* [GIVEN ENTRIES]:
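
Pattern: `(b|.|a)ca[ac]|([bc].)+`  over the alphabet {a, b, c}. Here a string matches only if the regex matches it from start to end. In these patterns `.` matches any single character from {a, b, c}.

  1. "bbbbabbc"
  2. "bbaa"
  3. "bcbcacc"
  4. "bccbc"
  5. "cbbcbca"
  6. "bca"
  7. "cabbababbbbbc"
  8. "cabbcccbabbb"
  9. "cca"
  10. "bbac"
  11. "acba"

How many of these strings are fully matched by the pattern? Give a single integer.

1 → no match
2 → no match
3 → no match
4 → no match
5 → no match
6 → no match
7 → no match
8 → no match
9 → no match
10 → no match
11 → no match
Total matched: 0

0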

* [EXERCISE]: Would you write out the data exactly as it reads?

* [ANSWER TO THIS PROBLEM]:
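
Pattern: `(b|.|a)ca[ac]|([bc].)+`  over the alphabet {a, b, c}. Here a string matches only if the regex matches it from start to end. In these patterns `.` matches any single character from {a, b, c}.

  1. "bbbbabbc"
  2. "bbaa"
  3. "bcbcacc"
  4. "bccbc"
  5. "cbbcbca"
  6. "bca"
  7. "cabbababbbbbc"
  8. "cabbcccbabbb"
  9. "cca"
  10. "bbac"
  11. "acba"

How many of these strings are fully matched by the pattern? Give a single integer.

1 → no match
2 → no match
3 → no match
4 → no match
5 → no match
6 → no match
7 → no match
8 → no match
9 → no match
10 → no match
11 → no match
Total matched: 0

0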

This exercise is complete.